> **Goal of the exercise**
Look through the listing below and count the lines holding "designated". Reply with the number alone.

> **Dataset**

»»

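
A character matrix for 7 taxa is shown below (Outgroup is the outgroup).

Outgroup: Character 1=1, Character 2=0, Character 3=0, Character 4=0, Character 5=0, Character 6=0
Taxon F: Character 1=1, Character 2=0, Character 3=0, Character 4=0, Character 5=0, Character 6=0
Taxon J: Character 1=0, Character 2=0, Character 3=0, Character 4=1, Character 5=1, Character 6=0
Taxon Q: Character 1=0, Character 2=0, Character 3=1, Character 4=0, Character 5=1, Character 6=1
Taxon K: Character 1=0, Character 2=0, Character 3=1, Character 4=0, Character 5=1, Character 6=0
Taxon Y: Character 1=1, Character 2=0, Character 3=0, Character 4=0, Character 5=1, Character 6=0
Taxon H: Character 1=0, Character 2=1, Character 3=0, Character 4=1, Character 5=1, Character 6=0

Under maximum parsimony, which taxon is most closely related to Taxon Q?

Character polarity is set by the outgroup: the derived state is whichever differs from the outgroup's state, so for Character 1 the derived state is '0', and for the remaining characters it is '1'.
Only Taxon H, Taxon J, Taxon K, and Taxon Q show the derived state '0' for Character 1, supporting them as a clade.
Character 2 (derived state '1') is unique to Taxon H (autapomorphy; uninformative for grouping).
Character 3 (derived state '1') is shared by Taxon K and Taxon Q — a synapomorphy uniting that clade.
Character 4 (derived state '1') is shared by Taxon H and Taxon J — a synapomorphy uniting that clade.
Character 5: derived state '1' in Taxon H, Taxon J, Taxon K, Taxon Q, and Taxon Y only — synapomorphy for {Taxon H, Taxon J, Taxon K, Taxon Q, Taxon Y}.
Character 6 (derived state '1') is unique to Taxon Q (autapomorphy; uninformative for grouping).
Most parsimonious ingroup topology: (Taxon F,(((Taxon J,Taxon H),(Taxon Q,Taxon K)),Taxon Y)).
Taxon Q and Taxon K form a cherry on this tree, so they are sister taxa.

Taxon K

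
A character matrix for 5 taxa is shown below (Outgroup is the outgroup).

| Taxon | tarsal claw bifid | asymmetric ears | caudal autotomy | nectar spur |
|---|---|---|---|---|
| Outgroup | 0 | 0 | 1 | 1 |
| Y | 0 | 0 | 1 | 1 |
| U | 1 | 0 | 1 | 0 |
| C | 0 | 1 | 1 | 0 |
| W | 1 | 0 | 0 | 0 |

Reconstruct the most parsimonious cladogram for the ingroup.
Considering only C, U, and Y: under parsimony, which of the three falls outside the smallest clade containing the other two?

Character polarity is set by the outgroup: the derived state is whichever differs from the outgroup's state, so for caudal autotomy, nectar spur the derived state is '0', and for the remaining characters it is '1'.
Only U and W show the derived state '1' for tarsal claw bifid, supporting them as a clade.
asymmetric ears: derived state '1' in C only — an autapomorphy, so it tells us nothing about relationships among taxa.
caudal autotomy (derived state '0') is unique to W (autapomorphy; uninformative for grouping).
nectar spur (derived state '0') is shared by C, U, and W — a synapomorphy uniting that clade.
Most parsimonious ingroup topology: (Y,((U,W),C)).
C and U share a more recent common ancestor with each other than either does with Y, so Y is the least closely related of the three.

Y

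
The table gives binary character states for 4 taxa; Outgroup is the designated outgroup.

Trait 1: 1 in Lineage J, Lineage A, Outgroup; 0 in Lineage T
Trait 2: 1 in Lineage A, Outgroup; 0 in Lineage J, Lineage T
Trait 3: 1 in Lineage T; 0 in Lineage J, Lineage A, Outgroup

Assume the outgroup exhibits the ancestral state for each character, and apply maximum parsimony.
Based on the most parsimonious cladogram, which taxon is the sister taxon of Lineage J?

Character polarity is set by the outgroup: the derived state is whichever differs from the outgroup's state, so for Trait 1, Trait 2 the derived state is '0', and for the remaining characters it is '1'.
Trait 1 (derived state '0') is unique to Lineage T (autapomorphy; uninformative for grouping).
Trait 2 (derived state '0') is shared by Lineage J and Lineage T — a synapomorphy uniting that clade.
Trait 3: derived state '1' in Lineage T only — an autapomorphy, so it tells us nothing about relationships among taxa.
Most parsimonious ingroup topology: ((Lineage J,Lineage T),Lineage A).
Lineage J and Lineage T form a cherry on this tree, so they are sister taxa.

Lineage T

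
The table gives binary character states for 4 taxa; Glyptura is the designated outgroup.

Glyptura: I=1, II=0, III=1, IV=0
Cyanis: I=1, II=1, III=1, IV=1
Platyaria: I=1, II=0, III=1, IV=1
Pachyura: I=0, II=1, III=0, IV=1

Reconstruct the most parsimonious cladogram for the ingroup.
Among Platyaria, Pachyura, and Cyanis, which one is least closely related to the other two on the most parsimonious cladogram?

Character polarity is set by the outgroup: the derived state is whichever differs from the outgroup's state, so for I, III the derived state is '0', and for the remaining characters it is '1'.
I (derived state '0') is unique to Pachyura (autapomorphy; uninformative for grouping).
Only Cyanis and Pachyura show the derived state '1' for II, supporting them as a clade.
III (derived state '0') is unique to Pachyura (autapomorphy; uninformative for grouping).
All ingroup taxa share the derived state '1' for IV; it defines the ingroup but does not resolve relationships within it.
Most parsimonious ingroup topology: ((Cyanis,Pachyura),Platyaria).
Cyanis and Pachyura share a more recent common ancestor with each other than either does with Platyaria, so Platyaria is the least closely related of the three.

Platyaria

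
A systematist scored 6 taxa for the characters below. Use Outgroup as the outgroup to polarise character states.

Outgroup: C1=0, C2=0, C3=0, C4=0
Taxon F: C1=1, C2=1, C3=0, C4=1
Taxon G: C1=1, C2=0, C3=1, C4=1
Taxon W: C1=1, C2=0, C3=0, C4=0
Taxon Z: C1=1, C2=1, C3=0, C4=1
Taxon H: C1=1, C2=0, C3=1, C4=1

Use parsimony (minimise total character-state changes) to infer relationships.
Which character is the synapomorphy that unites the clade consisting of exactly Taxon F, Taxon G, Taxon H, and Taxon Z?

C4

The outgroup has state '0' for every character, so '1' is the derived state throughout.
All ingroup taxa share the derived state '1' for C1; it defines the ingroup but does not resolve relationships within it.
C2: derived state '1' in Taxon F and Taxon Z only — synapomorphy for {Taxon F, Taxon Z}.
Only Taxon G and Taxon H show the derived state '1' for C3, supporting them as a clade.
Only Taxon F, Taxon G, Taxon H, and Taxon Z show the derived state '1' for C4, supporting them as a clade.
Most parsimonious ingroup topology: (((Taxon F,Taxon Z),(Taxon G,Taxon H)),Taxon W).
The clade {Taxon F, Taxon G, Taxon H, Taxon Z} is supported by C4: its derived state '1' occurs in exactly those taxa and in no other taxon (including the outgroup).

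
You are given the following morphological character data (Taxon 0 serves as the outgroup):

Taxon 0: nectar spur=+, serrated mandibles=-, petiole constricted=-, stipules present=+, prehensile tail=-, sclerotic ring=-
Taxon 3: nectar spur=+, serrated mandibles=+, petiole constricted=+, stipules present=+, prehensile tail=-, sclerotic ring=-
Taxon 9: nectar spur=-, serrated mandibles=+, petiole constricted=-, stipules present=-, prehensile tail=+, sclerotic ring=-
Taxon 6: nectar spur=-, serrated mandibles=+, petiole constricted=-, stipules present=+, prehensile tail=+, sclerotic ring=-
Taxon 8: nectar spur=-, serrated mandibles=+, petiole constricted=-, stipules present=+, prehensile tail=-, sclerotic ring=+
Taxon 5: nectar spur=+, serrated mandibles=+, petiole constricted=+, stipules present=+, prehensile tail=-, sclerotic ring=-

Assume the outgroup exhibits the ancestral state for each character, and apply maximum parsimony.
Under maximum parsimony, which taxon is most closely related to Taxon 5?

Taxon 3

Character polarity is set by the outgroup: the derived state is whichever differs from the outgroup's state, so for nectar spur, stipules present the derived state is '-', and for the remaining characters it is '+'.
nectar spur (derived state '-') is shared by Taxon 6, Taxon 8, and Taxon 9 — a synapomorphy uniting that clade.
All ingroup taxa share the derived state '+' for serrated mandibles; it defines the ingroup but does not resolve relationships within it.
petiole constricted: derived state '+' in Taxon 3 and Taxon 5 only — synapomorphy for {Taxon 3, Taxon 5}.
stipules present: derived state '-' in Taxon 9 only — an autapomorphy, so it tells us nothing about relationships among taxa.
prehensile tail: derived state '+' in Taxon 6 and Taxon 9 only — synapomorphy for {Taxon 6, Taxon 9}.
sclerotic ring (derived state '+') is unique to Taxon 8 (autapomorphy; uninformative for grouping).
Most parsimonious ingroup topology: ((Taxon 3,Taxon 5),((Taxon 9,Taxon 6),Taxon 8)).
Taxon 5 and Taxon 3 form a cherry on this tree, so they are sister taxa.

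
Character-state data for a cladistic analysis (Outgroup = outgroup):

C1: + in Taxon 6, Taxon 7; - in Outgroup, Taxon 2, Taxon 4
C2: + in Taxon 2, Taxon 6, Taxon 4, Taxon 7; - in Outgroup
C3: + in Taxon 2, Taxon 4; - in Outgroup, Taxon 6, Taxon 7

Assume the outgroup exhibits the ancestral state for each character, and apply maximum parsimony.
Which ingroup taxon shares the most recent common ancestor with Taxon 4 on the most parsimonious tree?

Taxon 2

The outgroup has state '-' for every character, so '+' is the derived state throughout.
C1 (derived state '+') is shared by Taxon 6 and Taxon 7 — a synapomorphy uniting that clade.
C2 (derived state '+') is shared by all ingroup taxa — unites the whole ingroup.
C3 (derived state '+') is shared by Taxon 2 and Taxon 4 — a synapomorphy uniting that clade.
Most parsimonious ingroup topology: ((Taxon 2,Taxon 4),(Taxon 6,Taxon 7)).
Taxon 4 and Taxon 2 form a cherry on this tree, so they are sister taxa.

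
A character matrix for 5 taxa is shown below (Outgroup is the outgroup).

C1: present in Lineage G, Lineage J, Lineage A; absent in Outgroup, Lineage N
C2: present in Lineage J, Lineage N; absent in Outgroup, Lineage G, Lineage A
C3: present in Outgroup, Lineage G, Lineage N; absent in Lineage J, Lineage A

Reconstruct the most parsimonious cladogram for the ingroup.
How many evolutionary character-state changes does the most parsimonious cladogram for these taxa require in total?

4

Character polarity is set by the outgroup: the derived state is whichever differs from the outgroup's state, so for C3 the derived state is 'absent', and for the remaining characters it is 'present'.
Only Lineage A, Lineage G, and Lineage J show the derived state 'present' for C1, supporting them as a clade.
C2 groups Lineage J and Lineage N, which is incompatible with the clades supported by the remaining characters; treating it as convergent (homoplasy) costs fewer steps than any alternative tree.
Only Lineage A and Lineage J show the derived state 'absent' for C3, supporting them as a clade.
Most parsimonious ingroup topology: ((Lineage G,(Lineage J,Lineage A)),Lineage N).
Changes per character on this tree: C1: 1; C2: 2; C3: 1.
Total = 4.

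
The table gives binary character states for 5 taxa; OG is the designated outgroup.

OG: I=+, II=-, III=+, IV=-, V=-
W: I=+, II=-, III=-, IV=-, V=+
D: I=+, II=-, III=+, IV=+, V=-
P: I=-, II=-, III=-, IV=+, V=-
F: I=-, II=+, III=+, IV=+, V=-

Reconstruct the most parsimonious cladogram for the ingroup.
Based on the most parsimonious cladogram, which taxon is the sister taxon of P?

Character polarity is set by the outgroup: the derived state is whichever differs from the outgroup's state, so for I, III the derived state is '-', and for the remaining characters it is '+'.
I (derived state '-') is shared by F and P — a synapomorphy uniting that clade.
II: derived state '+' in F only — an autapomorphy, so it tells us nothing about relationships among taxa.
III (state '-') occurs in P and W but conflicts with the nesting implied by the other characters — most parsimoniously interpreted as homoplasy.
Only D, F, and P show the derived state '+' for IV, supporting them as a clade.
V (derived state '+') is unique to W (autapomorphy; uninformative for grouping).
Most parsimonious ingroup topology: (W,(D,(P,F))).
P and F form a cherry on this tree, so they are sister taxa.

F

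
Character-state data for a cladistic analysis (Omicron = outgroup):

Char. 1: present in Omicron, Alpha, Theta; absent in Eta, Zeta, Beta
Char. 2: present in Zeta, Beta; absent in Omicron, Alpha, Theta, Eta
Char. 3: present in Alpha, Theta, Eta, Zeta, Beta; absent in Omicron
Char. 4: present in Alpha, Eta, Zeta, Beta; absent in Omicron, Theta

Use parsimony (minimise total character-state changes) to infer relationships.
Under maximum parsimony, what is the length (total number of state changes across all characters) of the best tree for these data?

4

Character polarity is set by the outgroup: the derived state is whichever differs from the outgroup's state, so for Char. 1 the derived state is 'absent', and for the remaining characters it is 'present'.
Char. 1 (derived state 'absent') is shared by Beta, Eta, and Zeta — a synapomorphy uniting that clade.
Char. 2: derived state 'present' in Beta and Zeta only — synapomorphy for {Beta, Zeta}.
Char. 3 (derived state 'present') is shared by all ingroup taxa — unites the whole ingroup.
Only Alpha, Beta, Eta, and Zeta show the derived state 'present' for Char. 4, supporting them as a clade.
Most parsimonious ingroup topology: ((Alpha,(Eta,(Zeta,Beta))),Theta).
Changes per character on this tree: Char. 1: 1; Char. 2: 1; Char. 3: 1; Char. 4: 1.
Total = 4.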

««
»»

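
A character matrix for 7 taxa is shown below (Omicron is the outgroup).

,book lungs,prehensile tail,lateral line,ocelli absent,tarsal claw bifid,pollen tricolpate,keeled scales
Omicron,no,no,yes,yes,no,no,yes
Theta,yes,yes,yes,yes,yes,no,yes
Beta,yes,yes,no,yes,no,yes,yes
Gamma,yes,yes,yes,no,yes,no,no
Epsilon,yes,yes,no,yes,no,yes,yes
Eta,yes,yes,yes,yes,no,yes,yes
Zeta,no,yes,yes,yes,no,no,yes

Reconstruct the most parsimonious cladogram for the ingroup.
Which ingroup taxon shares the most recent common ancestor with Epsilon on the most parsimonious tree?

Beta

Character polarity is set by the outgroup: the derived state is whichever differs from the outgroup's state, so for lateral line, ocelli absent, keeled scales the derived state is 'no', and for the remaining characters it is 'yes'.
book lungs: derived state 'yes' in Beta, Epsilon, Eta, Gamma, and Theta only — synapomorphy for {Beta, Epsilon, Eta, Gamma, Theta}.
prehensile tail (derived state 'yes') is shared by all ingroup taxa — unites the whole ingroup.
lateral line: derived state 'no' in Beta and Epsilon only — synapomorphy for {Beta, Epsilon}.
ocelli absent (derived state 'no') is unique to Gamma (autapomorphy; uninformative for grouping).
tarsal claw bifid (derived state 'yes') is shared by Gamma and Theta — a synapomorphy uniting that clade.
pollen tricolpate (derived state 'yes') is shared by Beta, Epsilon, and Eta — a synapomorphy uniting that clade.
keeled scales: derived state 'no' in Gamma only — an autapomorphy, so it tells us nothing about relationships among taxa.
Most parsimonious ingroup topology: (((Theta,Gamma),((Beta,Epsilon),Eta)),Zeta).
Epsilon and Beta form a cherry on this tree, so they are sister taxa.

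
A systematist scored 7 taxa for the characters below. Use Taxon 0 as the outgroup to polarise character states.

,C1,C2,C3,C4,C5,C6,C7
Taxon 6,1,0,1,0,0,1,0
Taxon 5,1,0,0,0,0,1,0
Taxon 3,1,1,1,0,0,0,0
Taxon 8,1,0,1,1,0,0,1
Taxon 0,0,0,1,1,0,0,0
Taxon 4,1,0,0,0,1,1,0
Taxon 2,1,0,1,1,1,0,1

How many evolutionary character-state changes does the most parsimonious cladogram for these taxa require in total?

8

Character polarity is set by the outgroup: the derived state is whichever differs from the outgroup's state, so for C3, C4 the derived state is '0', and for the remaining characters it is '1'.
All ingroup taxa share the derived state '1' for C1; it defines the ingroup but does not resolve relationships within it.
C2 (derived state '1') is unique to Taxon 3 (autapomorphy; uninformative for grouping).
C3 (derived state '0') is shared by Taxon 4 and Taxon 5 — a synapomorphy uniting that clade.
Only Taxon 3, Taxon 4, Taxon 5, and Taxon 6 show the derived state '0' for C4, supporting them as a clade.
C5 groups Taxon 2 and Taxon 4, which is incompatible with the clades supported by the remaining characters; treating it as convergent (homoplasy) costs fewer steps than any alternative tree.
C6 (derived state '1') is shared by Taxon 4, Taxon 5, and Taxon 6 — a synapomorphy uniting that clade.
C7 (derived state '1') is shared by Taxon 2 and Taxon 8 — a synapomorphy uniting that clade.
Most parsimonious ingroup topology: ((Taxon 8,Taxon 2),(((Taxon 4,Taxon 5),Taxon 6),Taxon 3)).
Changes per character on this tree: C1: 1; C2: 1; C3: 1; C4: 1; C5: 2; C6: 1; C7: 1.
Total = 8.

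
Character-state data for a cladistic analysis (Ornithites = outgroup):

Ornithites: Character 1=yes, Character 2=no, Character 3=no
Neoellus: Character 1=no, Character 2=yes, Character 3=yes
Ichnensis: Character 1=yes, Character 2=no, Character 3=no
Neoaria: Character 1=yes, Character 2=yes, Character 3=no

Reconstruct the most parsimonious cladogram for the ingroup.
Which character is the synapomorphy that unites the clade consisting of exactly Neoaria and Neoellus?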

««

> **Output**
3